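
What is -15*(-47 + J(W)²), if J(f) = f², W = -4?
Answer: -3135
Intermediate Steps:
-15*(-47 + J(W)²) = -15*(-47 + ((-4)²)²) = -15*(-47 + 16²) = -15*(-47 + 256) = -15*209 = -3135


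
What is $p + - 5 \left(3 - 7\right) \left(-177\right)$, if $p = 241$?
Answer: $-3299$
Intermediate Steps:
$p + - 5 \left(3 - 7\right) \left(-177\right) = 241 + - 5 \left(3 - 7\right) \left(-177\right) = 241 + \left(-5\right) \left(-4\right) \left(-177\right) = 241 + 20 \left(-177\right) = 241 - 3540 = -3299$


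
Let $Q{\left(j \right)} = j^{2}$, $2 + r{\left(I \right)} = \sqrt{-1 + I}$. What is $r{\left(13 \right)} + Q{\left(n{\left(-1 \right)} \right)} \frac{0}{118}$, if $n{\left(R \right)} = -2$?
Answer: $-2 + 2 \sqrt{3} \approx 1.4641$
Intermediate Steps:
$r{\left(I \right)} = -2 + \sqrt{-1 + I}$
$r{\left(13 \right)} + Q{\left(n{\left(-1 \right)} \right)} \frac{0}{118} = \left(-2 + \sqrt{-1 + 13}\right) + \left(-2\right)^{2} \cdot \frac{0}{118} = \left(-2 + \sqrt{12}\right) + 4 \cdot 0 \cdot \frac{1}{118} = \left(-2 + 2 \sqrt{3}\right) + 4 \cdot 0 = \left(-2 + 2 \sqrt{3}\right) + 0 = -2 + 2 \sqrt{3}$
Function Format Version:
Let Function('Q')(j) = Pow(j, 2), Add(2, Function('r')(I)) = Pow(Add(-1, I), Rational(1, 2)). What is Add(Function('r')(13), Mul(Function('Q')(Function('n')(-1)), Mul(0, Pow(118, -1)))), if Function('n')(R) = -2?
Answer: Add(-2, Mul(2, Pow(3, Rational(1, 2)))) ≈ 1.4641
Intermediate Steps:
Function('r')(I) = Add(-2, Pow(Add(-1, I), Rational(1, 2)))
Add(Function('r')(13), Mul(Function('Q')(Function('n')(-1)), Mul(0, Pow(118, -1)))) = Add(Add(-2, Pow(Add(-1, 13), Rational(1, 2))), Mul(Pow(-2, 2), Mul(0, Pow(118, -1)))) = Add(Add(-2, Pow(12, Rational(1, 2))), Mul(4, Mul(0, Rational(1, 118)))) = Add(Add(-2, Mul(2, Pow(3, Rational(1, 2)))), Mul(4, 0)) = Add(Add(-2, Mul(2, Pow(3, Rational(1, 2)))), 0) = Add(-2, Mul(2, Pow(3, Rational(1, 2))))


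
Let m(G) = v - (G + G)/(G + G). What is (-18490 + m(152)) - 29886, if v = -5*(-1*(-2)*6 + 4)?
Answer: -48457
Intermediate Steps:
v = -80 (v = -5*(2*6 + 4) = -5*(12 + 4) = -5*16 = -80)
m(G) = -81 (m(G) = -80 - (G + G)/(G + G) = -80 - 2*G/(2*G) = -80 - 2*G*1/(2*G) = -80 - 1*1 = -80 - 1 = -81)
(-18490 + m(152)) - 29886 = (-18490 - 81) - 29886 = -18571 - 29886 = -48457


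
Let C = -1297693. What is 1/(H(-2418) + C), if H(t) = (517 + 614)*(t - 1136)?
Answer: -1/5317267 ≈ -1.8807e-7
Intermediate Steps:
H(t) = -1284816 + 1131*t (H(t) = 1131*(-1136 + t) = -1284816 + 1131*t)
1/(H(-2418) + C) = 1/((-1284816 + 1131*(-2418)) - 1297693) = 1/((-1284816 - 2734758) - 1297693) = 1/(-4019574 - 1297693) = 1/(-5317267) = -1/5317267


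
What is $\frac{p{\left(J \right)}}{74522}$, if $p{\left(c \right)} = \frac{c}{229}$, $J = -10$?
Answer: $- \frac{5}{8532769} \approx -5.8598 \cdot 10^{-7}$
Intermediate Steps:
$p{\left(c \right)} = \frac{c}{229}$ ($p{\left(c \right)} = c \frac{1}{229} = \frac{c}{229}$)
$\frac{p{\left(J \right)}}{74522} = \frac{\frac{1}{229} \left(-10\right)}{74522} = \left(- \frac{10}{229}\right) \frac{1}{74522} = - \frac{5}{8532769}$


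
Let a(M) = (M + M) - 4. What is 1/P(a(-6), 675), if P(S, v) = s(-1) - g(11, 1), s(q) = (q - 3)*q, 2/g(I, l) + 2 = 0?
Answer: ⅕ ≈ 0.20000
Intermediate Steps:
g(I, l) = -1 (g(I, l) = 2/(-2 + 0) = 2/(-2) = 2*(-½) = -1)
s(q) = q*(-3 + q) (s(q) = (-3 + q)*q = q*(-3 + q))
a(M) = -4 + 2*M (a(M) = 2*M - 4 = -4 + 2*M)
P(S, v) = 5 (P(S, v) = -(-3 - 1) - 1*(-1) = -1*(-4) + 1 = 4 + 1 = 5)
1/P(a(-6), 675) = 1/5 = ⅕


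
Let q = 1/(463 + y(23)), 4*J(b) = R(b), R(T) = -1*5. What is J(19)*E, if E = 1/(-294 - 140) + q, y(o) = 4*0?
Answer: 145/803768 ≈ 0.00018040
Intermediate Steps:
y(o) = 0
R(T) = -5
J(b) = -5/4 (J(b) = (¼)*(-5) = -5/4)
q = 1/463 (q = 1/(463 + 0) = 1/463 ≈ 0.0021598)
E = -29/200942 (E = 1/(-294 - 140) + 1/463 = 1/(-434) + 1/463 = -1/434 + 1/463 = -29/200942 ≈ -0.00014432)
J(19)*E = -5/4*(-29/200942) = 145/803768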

EXERCISE BRIEF:
Please print out every entry again, exactly as it reads.

ANSWER BOX:
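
What is -15*(-47 + J(W)²), if J(f) = f², W = -4?
Answer: -3135
Intermediate Steps:
-15*(-47 + J(W)²) = -15*(-47 + ((-4)²)²) = -15*(-47 + 16²) = -15*(-47 + 256) = -15*209 = -3135


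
What is $p + - 5 \left(3 - 7\right) \left(-177\right)$, if $p = 241$?
Answer: $-3299$
Intermediate Steps:
$p + - 5 \left(3 - 7\right) \left(-177\right) = 241 + - 5 \left(3 - 7\right) \left(-177\right) = 241 + \left(-5\right) \left(-4\right) \left(-177\right) = 241 + 20 \left(-177\right) = 241 - 3540 = -3299$


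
Let $Q{\left(j \right)} = j^{2}$, $2 + r{\left(I \right)} = \sqrt{-1 + I}$. What is $r{\left(13 \right)} + Q{\left(n{\left(-1 \right)} \right)} \frac{0}{118}$, if $n{\left(R \right)} = -2$?
Answer: $-2 + 2 \sqrt{3} \approx 1.4641$
Intermediate Steps:
$r{\left(I \right)} = -2 + \sqrt{-1 + I}$
$r{\left(13 \right)} + Q{\left(n{\left(-1 \right)} \right)} \frac{0}{118} = \left(-2 + \sqrt{-1 + 13}\right) + \left(-2\right)^{2} \cdot \frac{0}{118} = \left(-2 + \sqrt{12}\right) + 4 \cdot 0 \cdot \frac{1}{118} = \left(-2 + 2 \sqrt{3}\right) + 4 \cdot 0 = \left(-2 + 2 \sqrt{3}\right) + 0 = -2 + 2 \sqrt{3}$
Function Format Version:
Let Function('Q')(j) = Pow(j, 2), Add(2, Function('r')(I)) = Pow(Add(-1, I), Rational(1, 2)). What is Add(Function('r')(13), Mul(Function('Q')(Function('n')(-1)), Mul(0, Pow(118, -1)))), if Function('n')(R) = -2?
Answer: Add(-2, Mul(2, Pow(3, Rational(1, 2)))) ≈ 1.4641
Intermediate Steps:
Function('r')(I) = Add(-2, Pow(Add(-1, I), Rational(1, 2)))
Add(Function('r')(13), Mul(Function('Q')(Function('n')(-1)), Mul(0, Pow(118, -1)))) = Add(Add(-2, Pow(Add(-1, 13), Rational(1, 2))), Mul(Pow(-2, 2), Mul(0, Pow(118, -1)))) = Add(Add(-2, Pow(12, Rational(1, 2))), Mul(4, Mul(0, Rational(1, 118)))) = Add(Add(-2, Mul(2, Pow(3, Rational(1, 2)))), Mul(4, 0)) = Add(Add(-2, Mul(2, Pow(3, Rational(1, 2)))), 0) = Add(-2, Mul(2, Pow(3, Rational(1, 2))))


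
Let m(G) = v - (G + G)/(G + G). What is (-18490 + m(152)) - 29886, if v = -5*(-1*(-2)*6 + 4)?
Answer: -48457
Intermediate Steps:
v = -80 (v = -5*(2*6 + 4) = -5*(12 + 4) = -5*16 = -80)
m(G) = -81 (m(G) = -80 - (G + G)/(G + G) = -80 - 2*G/(2*G) = -80 - 2*G*1/(2*G) = -80 - 1*1 = -80 - 1 = -81)
(-18490 + m(152)) - 29886 = (-18490 - 81) - 29886 = -18571 - 29886 = -48457


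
Let C = -1297693. What is 1/(H(-2418) + C), if H(t) = (517 + 614)*(t - 1136)?
Answer: -1/5317267 ≈ -1.8807e-7
Intermediate Steps:
H(t) = -1284816 + 1131*t (H(t) = 1131*(-1136 + t) = -1284816 + 1131*t)
1/(H(-2418) + C) = 1/((-1284816 + 1131*(-2418)) - 1297693) = 1/((-1284816 - 2734758) - 1297693) = 1/(-4019574 - 1297693) = 1/(-5317267) = -1/5317267


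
What is $\frac{p{\left(J \right)}}{74522}$, if $p{\left(c \right)} = \frac{c}{229}$, $J = -10$?
Answer: $- \frac{5}{8532769} \approx -5.8598 \cdot 10^{-7}$
Intermediate Steps:
$p{\left(c \right)} = \frac{c}{229}$ ($p{\left(c \right)} = c \frac{1}{229} = \frac{c}{229}$)
$\frac{p{\left(J \right)}}{74522} = \frac{\frac{1}{229} \left(-10\right)}{74522} = \left(- \frac{10}{229}\right) \frac{1}{74522} = - \frac{5}{8532769}$


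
Let a(M) = (M + M) - 4. What is 1/P(a(-6), 675), if P(S, v) = s(-1) - g(11, 1), s(q) = (q - 3)*q, 2/g(I, l) + 2 = 0?
Answer: ⅕ ≈ 0.20000
Intermediate Steps:
g(I, l) = -1 (g(I, l) = 2/(-2 + 0) = 2/(-2) = 2*(-½) = -1)
s(q) = q*(-3 + q) (s(q) = (-3 + q)*q = q*(-3 + q))
a(M) = -4 + 2*M (a(M) = 2*M - 4 = -4 + 2*M)
P(S, v) = 5 (P(S, v) = -(-3 - 1) - 1*(-1) = -1*(-4) + 1 = 4 + 1 = 5)
1/P(a(-6), 675) = 1/5 = ⅕


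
Let q = 1/(463 + y(23)), 4*J(b) = R(b), R(T) = -1*5. What is J(19)*E, if E = 1/(-294 - 140) + q, y(o) = 4*0?
Answer: 145/803768 ≈ 0.00018040
Intermediate Steps:
y(o) = 0
R(T) = -5
J(b) = -5/4 (J(b) = (¼)*(-5) = -5/4)
q = 1/463 (q = 1/(463 + 0) = 1/463 ≈ 0.0021598)
E = -29/200942 (E = 1/(-294 - 140) + 1/463 = 1/(-434) + 1/463 = -1/434 + 1/463 = -29/200942 ≈ -0.00014432)
J(19)*E = -5/4*(-29/200942) = 145/803768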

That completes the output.